__Task prompt__:
Copy exactly, please, the lines of the data from its start through the line containing "link 1: mass=0.68 kg, length=0.52 m".

+---+

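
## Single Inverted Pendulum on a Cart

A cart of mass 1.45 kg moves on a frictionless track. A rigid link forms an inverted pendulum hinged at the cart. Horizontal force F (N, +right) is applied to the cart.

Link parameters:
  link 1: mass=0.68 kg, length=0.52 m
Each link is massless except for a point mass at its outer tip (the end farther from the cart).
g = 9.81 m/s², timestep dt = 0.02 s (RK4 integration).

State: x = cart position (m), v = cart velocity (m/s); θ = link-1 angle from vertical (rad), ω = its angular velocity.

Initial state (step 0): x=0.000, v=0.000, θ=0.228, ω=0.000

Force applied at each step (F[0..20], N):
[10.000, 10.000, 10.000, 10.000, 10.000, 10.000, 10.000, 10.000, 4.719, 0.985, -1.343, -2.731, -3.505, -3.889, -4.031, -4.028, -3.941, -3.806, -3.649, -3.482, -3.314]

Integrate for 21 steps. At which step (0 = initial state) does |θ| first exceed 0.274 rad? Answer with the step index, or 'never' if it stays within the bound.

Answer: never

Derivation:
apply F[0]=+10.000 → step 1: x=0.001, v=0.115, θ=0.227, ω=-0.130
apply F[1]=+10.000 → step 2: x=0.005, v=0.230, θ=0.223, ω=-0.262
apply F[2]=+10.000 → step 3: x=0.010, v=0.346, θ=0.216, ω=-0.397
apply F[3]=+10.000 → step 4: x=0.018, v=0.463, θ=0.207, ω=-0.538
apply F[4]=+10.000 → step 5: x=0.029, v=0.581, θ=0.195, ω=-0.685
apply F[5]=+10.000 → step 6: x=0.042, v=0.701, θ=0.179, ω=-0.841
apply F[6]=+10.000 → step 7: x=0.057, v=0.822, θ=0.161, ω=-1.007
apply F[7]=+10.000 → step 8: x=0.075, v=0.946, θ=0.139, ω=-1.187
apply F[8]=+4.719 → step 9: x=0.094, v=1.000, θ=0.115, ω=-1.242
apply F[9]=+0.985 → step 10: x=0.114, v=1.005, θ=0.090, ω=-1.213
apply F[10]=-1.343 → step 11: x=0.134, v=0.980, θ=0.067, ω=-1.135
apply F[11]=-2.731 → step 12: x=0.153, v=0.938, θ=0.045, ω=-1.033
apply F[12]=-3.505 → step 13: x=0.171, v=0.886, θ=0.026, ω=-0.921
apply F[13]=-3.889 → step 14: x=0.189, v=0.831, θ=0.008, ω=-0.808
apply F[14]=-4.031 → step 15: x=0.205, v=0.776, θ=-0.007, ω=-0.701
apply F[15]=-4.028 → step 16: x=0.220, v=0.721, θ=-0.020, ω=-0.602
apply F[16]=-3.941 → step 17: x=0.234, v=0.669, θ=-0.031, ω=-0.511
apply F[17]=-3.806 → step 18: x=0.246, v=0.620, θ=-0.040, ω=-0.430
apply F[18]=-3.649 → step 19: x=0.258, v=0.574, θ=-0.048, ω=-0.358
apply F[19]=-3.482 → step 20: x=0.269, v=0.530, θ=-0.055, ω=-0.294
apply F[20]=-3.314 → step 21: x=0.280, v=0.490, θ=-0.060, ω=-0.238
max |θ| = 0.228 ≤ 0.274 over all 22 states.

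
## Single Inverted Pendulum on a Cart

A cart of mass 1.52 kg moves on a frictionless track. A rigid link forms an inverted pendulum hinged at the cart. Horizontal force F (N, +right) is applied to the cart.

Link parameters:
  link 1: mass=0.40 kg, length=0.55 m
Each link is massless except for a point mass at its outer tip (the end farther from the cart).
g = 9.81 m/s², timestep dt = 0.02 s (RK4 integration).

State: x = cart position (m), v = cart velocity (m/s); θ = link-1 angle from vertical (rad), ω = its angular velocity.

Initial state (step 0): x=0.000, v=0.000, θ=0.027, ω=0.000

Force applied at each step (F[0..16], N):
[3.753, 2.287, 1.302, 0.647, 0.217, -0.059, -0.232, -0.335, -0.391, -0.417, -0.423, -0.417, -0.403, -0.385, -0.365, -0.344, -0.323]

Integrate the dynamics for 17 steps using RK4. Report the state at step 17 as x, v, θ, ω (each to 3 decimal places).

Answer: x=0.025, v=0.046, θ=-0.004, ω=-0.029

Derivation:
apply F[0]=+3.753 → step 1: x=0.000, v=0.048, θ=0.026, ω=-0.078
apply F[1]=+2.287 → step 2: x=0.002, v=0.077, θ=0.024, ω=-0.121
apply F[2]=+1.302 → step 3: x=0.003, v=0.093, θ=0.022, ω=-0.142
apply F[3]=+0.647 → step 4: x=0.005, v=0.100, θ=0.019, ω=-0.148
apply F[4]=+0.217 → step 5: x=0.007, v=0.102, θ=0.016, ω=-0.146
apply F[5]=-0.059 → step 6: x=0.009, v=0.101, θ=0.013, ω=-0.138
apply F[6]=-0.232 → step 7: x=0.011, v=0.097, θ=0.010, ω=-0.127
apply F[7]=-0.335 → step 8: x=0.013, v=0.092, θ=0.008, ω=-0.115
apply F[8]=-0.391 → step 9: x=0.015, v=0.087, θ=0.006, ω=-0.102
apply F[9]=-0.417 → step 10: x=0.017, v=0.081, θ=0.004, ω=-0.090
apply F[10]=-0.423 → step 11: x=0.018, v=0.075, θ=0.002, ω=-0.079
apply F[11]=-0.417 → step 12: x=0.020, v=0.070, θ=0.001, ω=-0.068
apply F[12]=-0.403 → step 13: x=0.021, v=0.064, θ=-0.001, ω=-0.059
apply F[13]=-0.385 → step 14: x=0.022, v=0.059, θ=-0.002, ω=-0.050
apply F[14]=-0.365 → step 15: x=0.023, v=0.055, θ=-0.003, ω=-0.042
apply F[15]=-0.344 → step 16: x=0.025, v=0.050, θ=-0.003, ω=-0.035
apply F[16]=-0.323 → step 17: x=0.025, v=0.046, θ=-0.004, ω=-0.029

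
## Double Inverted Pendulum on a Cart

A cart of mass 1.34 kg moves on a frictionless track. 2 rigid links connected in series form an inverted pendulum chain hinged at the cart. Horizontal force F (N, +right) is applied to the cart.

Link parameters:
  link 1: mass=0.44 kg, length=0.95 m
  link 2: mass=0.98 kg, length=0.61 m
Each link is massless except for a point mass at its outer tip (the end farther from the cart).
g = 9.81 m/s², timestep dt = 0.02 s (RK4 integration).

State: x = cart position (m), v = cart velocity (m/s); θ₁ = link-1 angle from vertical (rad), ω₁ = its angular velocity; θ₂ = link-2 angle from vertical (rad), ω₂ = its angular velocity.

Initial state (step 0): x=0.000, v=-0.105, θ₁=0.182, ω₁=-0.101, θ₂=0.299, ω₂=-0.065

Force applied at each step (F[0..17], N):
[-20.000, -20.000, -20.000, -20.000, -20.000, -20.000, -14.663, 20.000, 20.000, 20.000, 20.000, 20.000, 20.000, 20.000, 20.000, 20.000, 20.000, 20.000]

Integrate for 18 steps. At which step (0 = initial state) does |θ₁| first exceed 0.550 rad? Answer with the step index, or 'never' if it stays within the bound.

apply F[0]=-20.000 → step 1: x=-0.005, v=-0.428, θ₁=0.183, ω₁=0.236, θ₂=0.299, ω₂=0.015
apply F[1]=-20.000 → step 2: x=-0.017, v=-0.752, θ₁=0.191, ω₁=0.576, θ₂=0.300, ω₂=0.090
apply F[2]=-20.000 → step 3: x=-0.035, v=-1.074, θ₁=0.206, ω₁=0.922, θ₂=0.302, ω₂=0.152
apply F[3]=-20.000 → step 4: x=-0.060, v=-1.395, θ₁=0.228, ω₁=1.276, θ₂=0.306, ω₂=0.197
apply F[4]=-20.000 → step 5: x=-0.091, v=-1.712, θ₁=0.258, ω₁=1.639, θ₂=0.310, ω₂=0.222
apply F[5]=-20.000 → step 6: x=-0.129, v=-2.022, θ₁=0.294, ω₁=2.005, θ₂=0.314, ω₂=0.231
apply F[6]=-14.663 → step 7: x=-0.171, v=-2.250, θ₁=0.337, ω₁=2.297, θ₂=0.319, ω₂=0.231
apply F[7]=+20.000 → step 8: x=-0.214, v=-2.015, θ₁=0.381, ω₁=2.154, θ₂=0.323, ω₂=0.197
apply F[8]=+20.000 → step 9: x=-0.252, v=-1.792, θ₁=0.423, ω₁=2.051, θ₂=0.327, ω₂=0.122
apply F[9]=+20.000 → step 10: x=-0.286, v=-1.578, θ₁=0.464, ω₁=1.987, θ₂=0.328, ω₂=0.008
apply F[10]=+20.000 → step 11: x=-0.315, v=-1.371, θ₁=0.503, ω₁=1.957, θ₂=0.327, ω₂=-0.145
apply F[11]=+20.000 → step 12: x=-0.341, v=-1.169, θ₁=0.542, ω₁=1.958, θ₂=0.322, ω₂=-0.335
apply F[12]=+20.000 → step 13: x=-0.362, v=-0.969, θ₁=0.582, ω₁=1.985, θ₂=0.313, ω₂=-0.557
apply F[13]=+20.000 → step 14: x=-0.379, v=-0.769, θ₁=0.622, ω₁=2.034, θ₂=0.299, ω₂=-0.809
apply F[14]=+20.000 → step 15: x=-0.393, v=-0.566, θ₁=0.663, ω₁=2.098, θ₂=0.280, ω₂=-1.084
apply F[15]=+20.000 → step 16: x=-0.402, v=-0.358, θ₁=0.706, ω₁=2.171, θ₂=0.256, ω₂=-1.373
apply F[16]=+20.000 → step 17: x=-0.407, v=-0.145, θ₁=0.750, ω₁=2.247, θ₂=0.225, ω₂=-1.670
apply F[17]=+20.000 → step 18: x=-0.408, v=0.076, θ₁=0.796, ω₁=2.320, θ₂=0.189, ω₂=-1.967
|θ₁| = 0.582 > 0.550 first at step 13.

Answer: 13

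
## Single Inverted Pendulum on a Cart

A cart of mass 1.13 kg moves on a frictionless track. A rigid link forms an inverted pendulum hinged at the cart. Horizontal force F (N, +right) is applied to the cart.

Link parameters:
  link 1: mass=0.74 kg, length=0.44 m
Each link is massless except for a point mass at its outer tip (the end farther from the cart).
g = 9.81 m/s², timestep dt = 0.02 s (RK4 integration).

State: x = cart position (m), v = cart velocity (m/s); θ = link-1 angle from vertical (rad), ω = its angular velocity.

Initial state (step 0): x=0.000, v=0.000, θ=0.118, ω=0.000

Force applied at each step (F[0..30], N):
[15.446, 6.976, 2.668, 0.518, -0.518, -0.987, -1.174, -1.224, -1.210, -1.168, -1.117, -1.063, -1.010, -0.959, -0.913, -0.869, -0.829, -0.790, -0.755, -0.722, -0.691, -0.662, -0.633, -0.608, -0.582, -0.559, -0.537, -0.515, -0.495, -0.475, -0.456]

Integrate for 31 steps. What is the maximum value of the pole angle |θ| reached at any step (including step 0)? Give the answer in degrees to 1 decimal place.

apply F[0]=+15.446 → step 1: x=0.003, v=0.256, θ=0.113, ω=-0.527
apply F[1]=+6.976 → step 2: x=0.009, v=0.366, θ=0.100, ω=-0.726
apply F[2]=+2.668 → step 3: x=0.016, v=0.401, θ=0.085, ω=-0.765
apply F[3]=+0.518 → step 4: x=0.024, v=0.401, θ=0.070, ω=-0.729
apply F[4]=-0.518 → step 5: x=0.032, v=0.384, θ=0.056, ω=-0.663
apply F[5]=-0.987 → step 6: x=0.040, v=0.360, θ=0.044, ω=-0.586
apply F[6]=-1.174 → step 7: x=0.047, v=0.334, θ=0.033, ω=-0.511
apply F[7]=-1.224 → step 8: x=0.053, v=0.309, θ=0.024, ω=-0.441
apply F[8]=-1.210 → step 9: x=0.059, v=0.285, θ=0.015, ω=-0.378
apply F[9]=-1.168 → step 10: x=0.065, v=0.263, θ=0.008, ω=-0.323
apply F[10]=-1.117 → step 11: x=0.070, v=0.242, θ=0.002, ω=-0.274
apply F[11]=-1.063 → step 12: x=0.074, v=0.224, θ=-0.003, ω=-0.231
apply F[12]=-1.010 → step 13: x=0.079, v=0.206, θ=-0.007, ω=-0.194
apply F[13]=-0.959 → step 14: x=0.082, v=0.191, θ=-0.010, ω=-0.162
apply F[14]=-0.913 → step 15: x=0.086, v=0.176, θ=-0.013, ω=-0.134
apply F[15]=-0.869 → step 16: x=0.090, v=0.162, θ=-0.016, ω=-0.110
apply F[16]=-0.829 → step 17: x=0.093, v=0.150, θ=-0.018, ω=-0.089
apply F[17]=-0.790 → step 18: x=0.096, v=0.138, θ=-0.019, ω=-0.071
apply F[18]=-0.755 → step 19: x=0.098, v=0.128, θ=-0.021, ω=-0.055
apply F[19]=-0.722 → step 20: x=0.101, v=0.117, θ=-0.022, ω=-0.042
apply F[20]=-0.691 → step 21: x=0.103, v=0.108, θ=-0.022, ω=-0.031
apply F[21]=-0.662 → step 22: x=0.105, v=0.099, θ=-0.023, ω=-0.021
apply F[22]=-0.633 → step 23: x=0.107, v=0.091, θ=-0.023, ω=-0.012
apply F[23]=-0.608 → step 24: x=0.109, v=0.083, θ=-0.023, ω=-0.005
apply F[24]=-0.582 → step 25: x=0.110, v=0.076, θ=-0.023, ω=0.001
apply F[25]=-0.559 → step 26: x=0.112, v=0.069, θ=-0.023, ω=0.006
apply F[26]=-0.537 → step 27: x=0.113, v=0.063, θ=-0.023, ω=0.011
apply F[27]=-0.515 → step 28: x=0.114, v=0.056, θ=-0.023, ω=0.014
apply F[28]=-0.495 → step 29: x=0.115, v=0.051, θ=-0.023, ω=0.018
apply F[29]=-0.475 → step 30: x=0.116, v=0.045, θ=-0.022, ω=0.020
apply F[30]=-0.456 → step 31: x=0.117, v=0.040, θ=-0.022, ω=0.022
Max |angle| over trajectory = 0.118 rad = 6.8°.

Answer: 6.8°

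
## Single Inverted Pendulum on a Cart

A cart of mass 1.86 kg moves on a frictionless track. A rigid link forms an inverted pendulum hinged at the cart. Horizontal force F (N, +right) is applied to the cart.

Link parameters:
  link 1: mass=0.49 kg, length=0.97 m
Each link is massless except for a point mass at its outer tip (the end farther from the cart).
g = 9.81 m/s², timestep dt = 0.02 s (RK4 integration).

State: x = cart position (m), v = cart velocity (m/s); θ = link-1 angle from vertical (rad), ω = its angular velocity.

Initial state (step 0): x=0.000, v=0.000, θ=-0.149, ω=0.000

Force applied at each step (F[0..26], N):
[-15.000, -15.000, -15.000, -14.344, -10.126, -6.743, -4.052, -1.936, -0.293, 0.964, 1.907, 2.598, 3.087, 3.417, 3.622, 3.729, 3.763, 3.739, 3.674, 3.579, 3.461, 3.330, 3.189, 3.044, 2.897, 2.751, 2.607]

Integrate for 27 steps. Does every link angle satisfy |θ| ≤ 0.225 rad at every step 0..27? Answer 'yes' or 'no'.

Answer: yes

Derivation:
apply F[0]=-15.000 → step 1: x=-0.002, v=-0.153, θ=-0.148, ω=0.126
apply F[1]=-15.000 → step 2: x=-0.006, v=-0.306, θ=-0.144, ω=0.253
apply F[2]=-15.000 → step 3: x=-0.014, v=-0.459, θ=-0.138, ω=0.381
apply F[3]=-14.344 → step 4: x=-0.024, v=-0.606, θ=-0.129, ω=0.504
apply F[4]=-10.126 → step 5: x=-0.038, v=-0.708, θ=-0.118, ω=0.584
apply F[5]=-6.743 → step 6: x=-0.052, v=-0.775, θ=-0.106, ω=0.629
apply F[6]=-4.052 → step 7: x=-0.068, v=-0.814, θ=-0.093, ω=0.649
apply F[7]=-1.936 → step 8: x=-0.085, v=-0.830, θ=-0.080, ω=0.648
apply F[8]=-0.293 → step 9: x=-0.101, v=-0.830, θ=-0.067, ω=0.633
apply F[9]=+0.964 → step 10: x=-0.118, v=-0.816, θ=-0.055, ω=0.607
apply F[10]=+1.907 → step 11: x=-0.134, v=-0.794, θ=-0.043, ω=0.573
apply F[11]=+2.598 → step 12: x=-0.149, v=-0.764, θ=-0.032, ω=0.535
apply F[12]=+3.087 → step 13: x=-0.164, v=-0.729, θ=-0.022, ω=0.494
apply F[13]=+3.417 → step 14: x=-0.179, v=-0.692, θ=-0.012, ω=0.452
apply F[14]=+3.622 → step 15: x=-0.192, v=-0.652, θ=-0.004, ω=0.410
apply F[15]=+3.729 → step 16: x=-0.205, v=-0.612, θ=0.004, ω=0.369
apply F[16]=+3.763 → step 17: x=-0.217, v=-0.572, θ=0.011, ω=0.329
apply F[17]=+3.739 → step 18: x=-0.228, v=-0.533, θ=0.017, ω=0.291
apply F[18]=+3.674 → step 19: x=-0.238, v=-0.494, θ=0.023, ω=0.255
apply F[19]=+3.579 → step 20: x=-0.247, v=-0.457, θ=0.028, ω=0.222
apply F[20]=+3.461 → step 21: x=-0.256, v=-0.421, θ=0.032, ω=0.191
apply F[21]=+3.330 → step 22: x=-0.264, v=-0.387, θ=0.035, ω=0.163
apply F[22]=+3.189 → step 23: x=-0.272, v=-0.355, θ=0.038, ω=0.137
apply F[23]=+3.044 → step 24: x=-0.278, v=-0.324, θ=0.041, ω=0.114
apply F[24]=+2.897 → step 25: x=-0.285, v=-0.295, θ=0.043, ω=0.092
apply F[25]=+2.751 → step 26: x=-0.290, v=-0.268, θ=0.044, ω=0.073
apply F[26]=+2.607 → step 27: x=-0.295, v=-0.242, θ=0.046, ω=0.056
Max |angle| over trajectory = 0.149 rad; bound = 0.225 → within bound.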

+---+

__Exercise response__:
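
## Single Inverted Pendulum on a Cart

A cart of mass 1.45 kg moves on a frictionless track. A rigid link forms an inverted pendulum hinged at the cart. Horizontal force F (N, +right) is applied to the cart.

Link parameters:
  link 1: mass=0.68 kg, length=0.52 m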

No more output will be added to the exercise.